----- DATA EXCERPTS -----
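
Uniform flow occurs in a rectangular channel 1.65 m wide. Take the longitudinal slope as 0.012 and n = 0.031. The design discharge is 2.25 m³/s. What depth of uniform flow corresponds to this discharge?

Manning's equation rearranged: A R^(2/3) = nQ / (1·√S) = 0.031 × 2.25 / (√0.012) = 0.6367.
Try y = 0.619 m: A R^(2/3) = 0.5108 — short.
Try y = 0.866 m: A R^(2/3) = 0.8046 — over.
Try y = 0.727 m: A R^(2/3) = 0.6364 — matches.

y_n = 0.727 m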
-----
■ ABOUT THIS TASK
Extract all of the data shown above and repeat it verbatim.

■ EXPECTED ANSWER
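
Uniform flow occurs in a rectangular channel 1.65 m wide. Take the longitudinal slope as 0.012 and n = 0.031. The design discharge is 2.25 m³/s. What depth of uniform flow corresponds to this discharge?

Manning's equation rearranged: A R^(2/3) = nQ / (1·√S) = 0.031 × 2.25 / (√0.012) = 0.6367.
Try y = 0.619 m: A R^(2/3) = 0.5108 — short.
Try y = 0.866 m: A R^(2/3) = 0.8046 — over.
Try y = 0.727 m: A R^(2/3) = 0.6364 — matches.

y_n = 0.727 m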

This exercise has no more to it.